WORK INSTRUCTIONS: Determine how many lines in the data below contain "seeds" and write only that number.

────────────────────────────────────────

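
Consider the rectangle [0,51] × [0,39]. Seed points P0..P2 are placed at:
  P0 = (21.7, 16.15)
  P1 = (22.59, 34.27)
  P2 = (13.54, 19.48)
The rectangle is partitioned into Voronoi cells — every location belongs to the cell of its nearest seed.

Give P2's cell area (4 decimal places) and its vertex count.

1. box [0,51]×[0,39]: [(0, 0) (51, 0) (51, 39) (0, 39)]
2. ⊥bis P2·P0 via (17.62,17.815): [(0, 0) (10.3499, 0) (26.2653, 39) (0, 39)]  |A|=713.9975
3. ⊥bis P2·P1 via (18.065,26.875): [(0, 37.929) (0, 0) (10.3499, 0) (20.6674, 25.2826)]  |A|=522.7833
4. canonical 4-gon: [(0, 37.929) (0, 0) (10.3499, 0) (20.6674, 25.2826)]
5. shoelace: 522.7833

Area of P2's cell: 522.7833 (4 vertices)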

────────────────────────────────────────

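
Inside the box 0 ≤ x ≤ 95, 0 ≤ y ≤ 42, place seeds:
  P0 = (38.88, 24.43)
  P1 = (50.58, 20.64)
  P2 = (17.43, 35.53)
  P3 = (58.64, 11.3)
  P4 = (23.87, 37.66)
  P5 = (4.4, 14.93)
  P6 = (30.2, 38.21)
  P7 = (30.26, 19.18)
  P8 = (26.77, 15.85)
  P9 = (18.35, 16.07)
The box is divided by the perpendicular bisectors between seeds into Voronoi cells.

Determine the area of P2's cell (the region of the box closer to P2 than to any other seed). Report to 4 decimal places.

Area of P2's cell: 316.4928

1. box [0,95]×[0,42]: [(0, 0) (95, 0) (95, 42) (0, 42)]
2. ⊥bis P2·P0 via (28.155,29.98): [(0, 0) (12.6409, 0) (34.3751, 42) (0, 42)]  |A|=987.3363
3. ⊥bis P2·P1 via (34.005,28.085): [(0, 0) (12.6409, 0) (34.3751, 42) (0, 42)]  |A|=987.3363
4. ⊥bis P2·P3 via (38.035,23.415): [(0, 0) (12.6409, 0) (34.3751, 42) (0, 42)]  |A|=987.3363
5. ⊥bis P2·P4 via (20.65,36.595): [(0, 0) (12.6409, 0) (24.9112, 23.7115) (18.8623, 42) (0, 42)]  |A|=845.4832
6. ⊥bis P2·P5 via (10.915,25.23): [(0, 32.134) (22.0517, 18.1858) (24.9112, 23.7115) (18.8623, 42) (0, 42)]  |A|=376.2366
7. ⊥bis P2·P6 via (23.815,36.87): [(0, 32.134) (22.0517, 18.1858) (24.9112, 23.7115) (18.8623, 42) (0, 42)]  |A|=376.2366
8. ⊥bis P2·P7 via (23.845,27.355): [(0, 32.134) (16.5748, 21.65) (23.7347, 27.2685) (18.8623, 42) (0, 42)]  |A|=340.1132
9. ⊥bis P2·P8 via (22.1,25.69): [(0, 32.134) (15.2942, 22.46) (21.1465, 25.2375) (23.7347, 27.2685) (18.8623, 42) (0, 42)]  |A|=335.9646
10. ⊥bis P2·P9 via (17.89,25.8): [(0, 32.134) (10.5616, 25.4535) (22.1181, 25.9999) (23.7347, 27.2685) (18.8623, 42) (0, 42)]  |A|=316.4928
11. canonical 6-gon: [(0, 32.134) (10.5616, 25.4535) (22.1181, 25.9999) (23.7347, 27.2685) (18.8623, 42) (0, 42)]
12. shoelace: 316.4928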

────────────────────────────────────────

ANSWER BOX: 2